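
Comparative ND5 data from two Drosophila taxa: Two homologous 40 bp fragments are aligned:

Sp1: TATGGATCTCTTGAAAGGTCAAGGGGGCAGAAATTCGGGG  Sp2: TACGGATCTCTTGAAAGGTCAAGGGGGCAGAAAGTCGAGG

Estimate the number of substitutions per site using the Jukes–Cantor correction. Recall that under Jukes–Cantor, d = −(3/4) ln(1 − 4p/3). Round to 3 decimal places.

The sequences differ at 3 of 40 sites (3, 34, 38), so p = 3/40 = 0.075.
d = −(3/4) ln(1 − 4p/3) = −0.75 ln(1 − 0.1) = −0.75 ln(0.9)
  = −0.75 × (-0.105361) = 0.079021 substitutions/site.

0.079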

**PROBLEM TO WORK ON**
Please copy out the data above exactly.

**OUTPUT**
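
Comparative ND5 data from two Drosophila taxa: Two homologous 40 bp fragments are aligned:

Sp1: TATGGATCTCTTGAAAGGTCAAGGGGGCAGAAATTCGGGG  Sp2: TACGGATCTCTTGAAAGGTCAAGGGGGCAGAAAGTCGAGG

Estimate the number of substitutions per site using the Jukes–Cantor correction. Recall that under Jukes–Cantor, d = −(3/4) ln(1 − 4p/3). Round to 3 decimal places.

The sequences differ at 3 of 40 sites (3, 34, 38), so p = 3/40 = 0.075.
d = −(3/4) ln(1 − 4p/3) = −0.75 ln(1 − 0.1) = −0.75 ln(0.9)
  = −0.75 × (-0.105361) = 0.079021 substitutions/site.

0.079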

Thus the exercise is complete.